### [Problem to work on]
Give back each entry verbatim.

**** Data section

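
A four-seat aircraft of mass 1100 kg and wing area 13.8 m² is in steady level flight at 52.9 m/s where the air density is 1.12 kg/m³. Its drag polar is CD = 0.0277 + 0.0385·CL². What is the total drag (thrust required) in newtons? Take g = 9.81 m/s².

Weight W = mg = 1100 × 9.81 = 10791 N; in level flight L = W.
q = ½ρv² = ½ × 1.12 × 52.9² = 1567 Pa.
CL = W/(q·S) = 10791 / (1567 × 13.8) = 0.499.
CD = 0.0277 + 0.0385 × 0.499² = 0.03729.
D = q·S·CD = 1567 × 13.8 × 0.03729 = 806.3 N

D = 806 N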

********

### [Task result]
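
A four-seat aircraft of mass 1100 kg and wing area 13.8 m² is in steady level flight at 52.9 m/s where the air density is 1.12 kg/m³. Its drag polar is CD = 0.0277 + 0.0385·CL². What is the total drag (thrust required) in newtons? Take g = 9.81 m/s².

Weight W = mg = 1100 × 9.81 = 10791 N; in level flight L = W.
q = ½ρv² = ½ × 1.12 × 52.9² = 1567 Pa.
CL = W/(q·S) = 10791 / (1567 × 13.8) = 0.499.
CD = 0.0277 + 0.0385 × 0.499² = 0.03729.
D = q·S·CD = 1567 × 13.8 × 0.03729 = 806.3 N

D = 806 N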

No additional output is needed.